[TASK BRIEF]
Every line below from the one containing "Hannah's store credit" to the final line must be reproduced exactly, and no other line may appear in the answer.
─── SUPPLIED RECORDS ───
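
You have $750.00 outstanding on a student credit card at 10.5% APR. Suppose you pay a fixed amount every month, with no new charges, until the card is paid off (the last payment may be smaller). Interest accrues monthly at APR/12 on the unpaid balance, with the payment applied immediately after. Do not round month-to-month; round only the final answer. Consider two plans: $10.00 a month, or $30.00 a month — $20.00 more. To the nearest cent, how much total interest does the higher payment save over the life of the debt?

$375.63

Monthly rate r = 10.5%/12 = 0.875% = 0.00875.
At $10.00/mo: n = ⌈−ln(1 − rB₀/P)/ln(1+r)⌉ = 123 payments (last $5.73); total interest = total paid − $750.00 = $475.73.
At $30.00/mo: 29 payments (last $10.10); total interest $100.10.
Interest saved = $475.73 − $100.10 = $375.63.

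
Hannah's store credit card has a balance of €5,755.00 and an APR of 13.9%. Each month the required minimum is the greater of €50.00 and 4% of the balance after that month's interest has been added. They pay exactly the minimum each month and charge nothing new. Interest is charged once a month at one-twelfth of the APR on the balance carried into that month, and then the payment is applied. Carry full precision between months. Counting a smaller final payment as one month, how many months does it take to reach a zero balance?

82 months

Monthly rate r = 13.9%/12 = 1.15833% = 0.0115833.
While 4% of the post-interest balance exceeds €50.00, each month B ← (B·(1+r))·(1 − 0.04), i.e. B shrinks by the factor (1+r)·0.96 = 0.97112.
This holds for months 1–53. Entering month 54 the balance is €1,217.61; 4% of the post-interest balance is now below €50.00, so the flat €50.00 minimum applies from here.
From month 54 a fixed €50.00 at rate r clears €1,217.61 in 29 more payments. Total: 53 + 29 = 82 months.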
───
[TASK SOLUTION]
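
Hannah's store credit card has a balance of €5,755.00 and an APR of 13.9%. Each month the required minimum is the greater of €50.00 and 4% of the balance after that month's interest has been added. They pay exactly the minimum each month and charge nothing new. Interest is charged once a month at one-twelfth of the APR on the balance carried into that month, and then the payment is applied. Carry full precision between months. Counting a smaller final payment as one month, how many months does it take to reach a zero balance?

82 months

Monthly rate r = 13.9%/12 = 1.15833% = 0.0115833.
While 4% of the post-interest balance exceeds €50.00, each month B ← (B·(1+r))·(1 − 0.04), i.e. B shrinks by the factor (1+r)·0.96 = 0.97112.
This holds for months 1–53. Entering month 54 the balance is €1,217.61; 4% of the post-interest balance is now below €50.00, so the flat €50.00 minimum applies from here.
From month 54 a fixed €50.00 at rate r clears €1,217.61 in 29 more payments. Total: 53 + 29 = 82 months.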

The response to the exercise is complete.